■ **Problem requirements**
When you reach the line containing "add(n, mul(m, n))", stop after it; until then, copy each line of the listing exactly, starting with the first.

■ **Records supplied**
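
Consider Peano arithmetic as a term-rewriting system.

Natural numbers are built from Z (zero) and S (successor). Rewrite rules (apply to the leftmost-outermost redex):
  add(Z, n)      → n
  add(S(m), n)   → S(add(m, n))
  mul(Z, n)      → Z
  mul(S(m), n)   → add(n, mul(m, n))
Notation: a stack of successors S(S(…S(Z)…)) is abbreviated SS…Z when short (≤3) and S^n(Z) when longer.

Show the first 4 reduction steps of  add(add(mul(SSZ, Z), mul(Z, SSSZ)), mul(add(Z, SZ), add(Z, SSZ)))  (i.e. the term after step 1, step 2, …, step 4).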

■ **Exercise answer**
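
Consider Peano arithmetic as a term-rewriting system.

Natural numbers are built from Z (zero) and S (successor). Rewrite rules (apply to the leftmost-outermost redex):
  add(Z, n)      → n
  add(S(m), n)   → S(add(m, n))
  mul(Z, n)      → Z
  mul(S(m), n)   → add(n, mul(m, n))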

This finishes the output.